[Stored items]
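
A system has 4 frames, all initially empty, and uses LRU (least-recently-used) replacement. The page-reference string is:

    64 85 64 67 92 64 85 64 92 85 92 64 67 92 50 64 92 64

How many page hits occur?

64 -> fault, frames (64)
85 -> fault, frames (64 85)
64 -> hit
67 -> fault, frames (85 64 67)
92 -> fault, frames (85 64 67 92)
64 -> hit
85 -> hit
64 -> hit
92 -> hit
85 -> hit
92 -> hit
64 -> hit
67 -> hit
92 -> hit
50 -> fault, evict 85, frames (64 67 92 50)
64 -> hit
92 -> hit
64 -> hit
Hits: 13.

13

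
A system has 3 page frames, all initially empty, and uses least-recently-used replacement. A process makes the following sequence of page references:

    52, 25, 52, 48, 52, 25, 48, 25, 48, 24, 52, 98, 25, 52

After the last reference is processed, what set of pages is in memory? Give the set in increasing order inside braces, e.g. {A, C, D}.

52 → miss, frames (52)
25 → miss, frames (52 25)
52 → hit
48 → miss, frames (25 52 48)
52 → hit
25 → hit
48 → hit
25 → hit
48 → hit
24 → miss, evict 52, frames (25 48 24)
52 → miss, evict 25, frames (48 24 52)
98 → miss, evict 48, frames (24 52 98)
25 → miss, evict 24, frames (52 98 25)
52 → hit

{25, 52, 98}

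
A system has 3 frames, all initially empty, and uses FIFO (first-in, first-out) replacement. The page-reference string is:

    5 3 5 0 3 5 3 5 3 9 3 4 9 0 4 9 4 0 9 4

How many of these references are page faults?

5: miss, frames (5)
3: miss, frames (5 3)
5: hit
0: miss, frames (5 3 0)
3: hit
5: hit
3: hit
5: hit
3: hit
9: miss, evict 5, frames (3 0 9)
3: hit
4: miss, evict 3, frames (0 9 4)
9: hit
0: hit
4: hit
9: hit
4: hit
0: hit
9: hit
4: hit
Page faults: 5.

5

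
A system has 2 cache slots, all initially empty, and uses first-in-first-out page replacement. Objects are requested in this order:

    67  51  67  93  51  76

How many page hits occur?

2

67 → fault, frames (67)
51 → fault, frames (67 51)
67 → hit
93 → fault, evict 67, frames (51 93)
51 → hit
76 → fault, evict 51, frames (93 76)
Hits: 2.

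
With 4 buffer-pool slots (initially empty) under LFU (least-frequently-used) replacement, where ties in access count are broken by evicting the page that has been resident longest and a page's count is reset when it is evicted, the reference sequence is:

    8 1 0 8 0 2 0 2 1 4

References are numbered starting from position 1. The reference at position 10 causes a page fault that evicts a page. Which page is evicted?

pos 1: 8 -> miss, frames (8)
pos 2: 1 -> miss, frames (8 1)
pos 3: 0 -> miss, frames (8 1 0)
pos 4: 8 -> hit
pos 5: 0 -> hit
pos 6: 2 -> miss, frames (8 1 0 2)
pos 7: 0 -> hit
pos 8: 2 -> hit
pos 9: 1 -> hit
pos 10: 4 -> miss, evict 8, frames (1 0 2 4)
At position 10, page 8 is evicted.

8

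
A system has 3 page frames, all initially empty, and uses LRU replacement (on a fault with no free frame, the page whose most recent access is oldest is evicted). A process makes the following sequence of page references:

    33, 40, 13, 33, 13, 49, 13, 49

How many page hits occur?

4

33 -> fault, frames {33}
40 -> fault, frames {33,40}
13 -> fault, frames {33,40,13}
33 -> hit
13 -> hit
49 -> fault, evict 40, frames {33,13,49}
13 -> hit
49 -> hit
Hits: 4.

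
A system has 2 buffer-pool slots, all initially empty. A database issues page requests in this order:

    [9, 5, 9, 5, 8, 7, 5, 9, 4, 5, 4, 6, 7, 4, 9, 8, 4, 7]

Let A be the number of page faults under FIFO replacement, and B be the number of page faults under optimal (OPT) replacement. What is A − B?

Under FIFO: F F . . F F F F F F . F F F F F F F → 15 faults.
Under OPT: F F . . F F . F F . . F F . F F . F → 11 faults.
A − B = 15 − 11 = 4.

4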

## Work request
Would you quote, exactly and only, the lines from the one containing "4, 9, 8, 4, 7]" to the end of the entries?

## Task result
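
    [9, 5, 9, 5, 8, 7, 5, 9, 4, 5, 4, 6, 7, 4, 9, 8, 4, 7]

Let A be the number of page faults under FIFO replacement, and B be the number of page faults under optimal (OPT) replacement. What is A − B?

Under FIFO: F F . . F F F F F F . F F F F F F F → 15 faults.
Under OPT: F F . . F F . F F . . F F . F F . F → 11 faults.
A − B = 15 − 11 = 4.

4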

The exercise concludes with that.